About this exercise →
Your response should consist of the full data, set down exactly.

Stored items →
:::
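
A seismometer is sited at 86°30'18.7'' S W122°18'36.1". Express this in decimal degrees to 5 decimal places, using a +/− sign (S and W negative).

Latitude: 30′ + 18.7″ = 30.31167′; 86 + 30.31167/60 = 86.505194
hemisphere S, so the sign is −
λ: 18′ + 36.1″ = 18.60167′; 122 + 18.60167/60 = 122.310028
hemisphere W, so the sign is −

-86.50519, -122.31003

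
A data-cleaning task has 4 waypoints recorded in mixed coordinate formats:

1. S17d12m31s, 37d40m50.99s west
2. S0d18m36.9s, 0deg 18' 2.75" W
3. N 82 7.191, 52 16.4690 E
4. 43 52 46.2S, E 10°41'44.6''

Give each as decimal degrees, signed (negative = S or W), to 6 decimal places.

Point 1:
  φ: 17° + 12/60 + 31/3600 = 17 + 0.200000 + 0.008611 = 17.2086111
  S → negative
  Lon: 40′ + 50.99″ = 40.84983′; 37 + 40.84983/60 = 37.6808306
  W → negative
Point 2:
  Latitude: 0 + 18/60 + 36.9/3600 = 0.3102500
  S → negative
  Longitude: 0 + 18/60 + 2.75/3600 = 0.3007639
  hemisphere W, so the sign is −
Point 3:
  Lat: 82 + 7.191/60 = 82.1198500
  N ⇒ keep positive
  λ: 52 + 16.469/60 = 52.2744833
  E ⇒ keep positive
Point 4:
  Lat: 52′ + 46.2″ = 52.77000′; 43 + 52.77000/60 = 43.8795000
  S ⇒ negate
  λ: 41′ + 44.6″ = 41.74333′; 10 + 41.74333/60 = 10.6957222
  E ⇒ keep positive

1. -17.208611, -37.680831
2. -0.310250, -0.300764
3. 82.119850, 52.274483
4. -43.879500, 10.695722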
:::
Answer for this exercise →
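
A seismometer is sited at 86°30'18.7'' S W122°18'36.1". Express this in decimal degrees to 5 decimal places, using a +/− sign (S and W negative).

Latitude: 30′ + 18.7″ = 30.31167′; 86 + 30.31167/60 = 86.505194
hemisphere S, so the sign is −
λ: 18′ + 36.1″ = 18.60167′; 122 + 18.60167/60 = 122.310028
hemisphere W, so the sign is −

-86.50519, -122.31003

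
A data-cleaning task has 4 waypoints recorded in mixed coordinate formats:

1. S17d12m31s, 37d40m50.99s west
2. S0d18m36.9s, 0deg 18' 2.75" W
3. N 82 7.191, 52 16.4690 E
4. 43 52 46.2S, E 10°41'44.6''

Give each as decimal degrees, signed (negative = S or W), to 6 decimal places.

Point 1:
  φ: 17° + 12/60 + 31/3600 = 17 + 0.200000 + 0.008611 = 17.2086111
  S → negative
  Lon: 40′ + 50.99″ = 40.84983′; 37 + 40.84983/60 = 37.6808306
  W → negative
Point 2:
  Latitude: 0 + 18/60 + 36.9/3600 = 0.3102500
  S → negative
  Longitude: 0 + 18/60 + 2.75/3600 = 0.3007639
  hemisphere W, so the sign is −
Point 3:
  Lat: 82 + 7.191/60 = 82.1198500
  N ⇒ keep positive
  λ: 52 + 16.469/60 = 52.2744833
  E ⇒ keep positive
Point 4:
  Lat: 52′ + 46.2″ = 52.77000′; 43 + 52.77000/60 = 43.8795000
  S ⇒ negate
  λ: 41′ + 44.6″ = 41.74333′; 10 + 41.74333/60 = 10.6957222
  E ⇒ keep positive

1. -17.208611, -37.680831
2. -0.310250, -0.300764
3. 82.119850, 52.274483
4. -43.879500, 10.695722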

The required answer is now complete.